**Directions for this task**
Every entry needs to be given again exactly as it reads.

════════

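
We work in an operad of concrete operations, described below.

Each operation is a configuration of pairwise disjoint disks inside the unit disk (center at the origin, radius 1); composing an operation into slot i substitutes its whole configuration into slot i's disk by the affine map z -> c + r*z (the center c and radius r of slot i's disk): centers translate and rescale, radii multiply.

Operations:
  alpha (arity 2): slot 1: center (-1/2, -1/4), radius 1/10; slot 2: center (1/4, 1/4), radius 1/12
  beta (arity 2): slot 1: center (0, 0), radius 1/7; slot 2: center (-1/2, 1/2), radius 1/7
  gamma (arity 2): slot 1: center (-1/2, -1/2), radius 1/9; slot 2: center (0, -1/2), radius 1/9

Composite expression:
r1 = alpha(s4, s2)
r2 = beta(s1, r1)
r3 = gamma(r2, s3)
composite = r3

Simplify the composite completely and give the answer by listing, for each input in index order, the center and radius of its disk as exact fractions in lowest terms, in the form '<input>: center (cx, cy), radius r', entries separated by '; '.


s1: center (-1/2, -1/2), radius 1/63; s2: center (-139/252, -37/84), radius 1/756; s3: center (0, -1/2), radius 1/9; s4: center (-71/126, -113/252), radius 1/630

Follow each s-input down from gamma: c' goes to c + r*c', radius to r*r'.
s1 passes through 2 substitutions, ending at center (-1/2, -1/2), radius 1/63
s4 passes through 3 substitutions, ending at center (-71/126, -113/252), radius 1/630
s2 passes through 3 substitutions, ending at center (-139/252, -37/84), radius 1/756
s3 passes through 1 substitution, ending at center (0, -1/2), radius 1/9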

════════

**Result of the exercise**
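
We work in an operad of concrete operations, described below.

Each operation is a configuration of pairwise disjoint disks inside the unit disk (center at the origin, radius 1); composing an operation into slot i substitutes its whole configuration into slot i's disk by the affine map z -> c + r*z (the center c and radius r of slot i's disk): centers translate and rescale, radii multiply.

Operations:
  alpha (arity 2): slot 1: center (-1/2, -1/4), radius 1/10; slot 2: center (1/4, 1/4), radius 1/12
  beta (arity 2): slot 1: center (0, 0), radius 1/7; slot 2: center (-1/2, 1/2), radius 1/7
  gamma (arity 2): slot 1: center (-1/2, -1/2), radius 1/9; slot 2: center (0, -1/2), radius 1/9

Composite expression:
r1 = alpha(s4, s2)
r2 = beta(s1, r1)
r3 = gamma(r2, s3)
composite = r3

Simplify the composite completely and give the answer by listing, for each input in index order, the center and radius of its disk as exact fractions in lowest terms, in the form '<input>: center (cx, cy), radius r', entries separated by '; '.


s1: center (-1/2, -1/2), radius 1/63; s2: center (-139/252, -37/84), radius 1/756; s3: center (0, -1/2), radius 1/9; s4: center (-71/126, -113/252), radius 1/630

Follow each s-input down from gamma: c' goes to c + r*c', radius to r*r'.
s1 passes through 2 substitutions, ending at center (-1/2, -1/2), radius 1/63
s4 passes through 3 substitutions, ending at center (-71/126, -113/252), radius 1/630
s2 passes through 3 substitutions, ending at center (-139/252, -37/84), radius 1/756
s3 passes through 1 substitution, ending at center (0, -1/2), radius 1/9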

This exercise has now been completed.